━━ DATA TO USE

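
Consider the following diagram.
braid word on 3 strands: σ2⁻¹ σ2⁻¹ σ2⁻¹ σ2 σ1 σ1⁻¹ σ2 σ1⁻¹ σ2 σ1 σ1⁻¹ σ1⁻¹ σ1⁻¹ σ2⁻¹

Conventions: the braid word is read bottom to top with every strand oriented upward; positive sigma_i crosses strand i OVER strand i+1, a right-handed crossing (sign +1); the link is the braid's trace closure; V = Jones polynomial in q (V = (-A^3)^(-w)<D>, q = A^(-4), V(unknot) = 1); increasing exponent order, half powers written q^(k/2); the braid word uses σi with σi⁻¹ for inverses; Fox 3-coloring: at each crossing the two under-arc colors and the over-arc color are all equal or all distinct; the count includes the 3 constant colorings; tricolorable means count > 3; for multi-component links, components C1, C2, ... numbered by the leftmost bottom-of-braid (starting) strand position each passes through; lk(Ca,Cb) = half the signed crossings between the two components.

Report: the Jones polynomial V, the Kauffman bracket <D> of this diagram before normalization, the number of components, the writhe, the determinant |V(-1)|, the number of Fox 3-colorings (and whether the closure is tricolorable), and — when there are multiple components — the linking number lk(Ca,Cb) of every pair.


Jones polynomial: V(q) = -q^-6 + q^-5 - q^-4 + 2q^-3 - q^-2 + q^-1
<D> = A^-8 - A^-4 + 2 - A^4 + A^8 - A^12; writhe -4
components 1, writhe -4 (14 crossings)
3-colorings: 3 of 3^14, det 7 — not tricolorable
note: |V(-1)| = 7: so not tricolorable, since 3 does not divide 7


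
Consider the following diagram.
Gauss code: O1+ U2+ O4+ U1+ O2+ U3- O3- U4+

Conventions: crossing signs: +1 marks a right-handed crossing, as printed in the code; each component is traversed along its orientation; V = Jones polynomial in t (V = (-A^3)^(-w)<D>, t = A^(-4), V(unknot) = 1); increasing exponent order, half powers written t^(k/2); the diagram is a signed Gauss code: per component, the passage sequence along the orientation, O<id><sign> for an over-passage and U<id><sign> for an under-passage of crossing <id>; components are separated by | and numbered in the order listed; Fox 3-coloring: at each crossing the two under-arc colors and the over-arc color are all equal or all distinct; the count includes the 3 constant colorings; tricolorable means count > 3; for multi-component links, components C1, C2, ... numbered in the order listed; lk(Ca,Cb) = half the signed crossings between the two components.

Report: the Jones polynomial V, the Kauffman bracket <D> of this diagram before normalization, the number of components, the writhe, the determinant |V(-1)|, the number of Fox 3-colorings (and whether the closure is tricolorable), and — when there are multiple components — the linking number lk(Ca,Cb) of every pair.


V = t + t^3 - t^4
<D> = -A^-10 + A^-6 + A^2 (w = +2)
1 component over 4 crossings, w = +2
9 Fox colorings among 3^4, |V(-1)| = 3: tricolorable
why: w = +2 shifts under R1 moves; the (-A^3)^(-2) factor cancels that in V


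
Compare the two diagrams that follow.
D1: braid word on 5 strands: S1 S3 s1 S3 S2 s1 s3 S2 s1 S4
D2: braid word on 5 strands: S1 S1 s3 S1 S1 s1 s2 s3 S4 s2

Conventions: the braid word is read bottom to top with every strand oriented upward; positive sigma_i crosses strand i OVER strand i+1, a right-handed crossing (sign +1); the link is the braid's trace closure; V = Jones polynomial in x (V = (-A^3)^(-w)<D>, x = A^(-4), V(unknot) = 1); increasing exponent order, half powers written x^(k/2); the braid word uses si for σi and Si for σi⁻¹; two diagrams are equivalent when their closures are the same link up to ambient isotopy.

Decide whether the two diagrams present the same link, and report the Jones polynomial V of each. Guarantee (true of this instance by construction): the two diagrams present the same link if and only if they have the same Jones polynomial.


equivalent: no
D1 (bracket A^-14 - A^-10 + 2A^-6 - 2A^-2 + A^2 - A^6 + A^10; 10 crossings at w = -2): V = x^-4 - x^-3 + x^-2 - 2x^-1 + 2 - x + x^2
V(D2) = -x^-3 + x^-2 - x^-1 + 3 - x + x^2 - x^3  [10 crossings, <D> = -A^-12 + A^-8 - A^-4 + 3 - A^4 + A^8 - A^12, w = 0]
observation: 2 values of V(x) split the 2 diagrams


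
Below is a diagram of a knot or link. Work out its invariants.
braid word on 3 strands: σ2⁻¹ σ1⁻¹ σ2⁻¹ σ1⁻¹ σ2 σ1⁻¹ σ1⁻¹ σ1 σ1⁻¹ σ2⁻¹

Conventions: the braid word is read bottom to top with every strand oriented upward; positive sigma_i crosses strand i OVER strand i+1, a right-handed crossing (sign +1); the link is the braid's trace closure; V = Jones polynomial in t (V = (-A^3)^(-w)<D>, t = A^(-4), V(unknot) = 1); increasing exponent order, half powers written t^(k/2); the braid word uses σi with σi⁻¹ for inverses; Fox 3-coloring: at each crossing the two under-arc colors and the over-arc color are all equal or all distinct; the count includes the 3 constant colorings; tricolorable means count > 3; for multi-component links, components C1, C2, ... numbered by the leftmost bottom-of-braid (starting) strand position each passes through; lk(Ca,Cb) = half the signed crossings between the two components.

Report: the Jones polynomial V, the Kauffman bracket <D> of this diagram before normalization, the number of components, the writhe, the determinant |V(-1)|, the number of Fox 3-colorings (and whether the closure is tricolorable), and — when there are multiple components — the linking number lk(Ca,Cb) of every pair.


Jones polynomial: V(t) = t^-8 - 2t^-7 + t^-6 - 2t^-5 + 2t^-4 + t^-2
<D> = A^-10 + 2A^-2 - 2A^2 + A^6 - 2A^10 + A^14; writhe -6
components 1, writhe -6 (10 crossings)
3-colorings: 27 of 3^10, det 9 — tricolorable
note: inverse pairs cancel, leaving σ2⁻¹ σ1⁻¹ σ2⁻¹ σ1⁻¹ σ2 σ1⁻¹ σ1⁻¹ σ2⁻¹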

━━━━

▶ _PROBLEM TO WORK ON_
Using the data above, count the lines that include "strands" and write the number alone.

▶ _ANSWER BOX_
4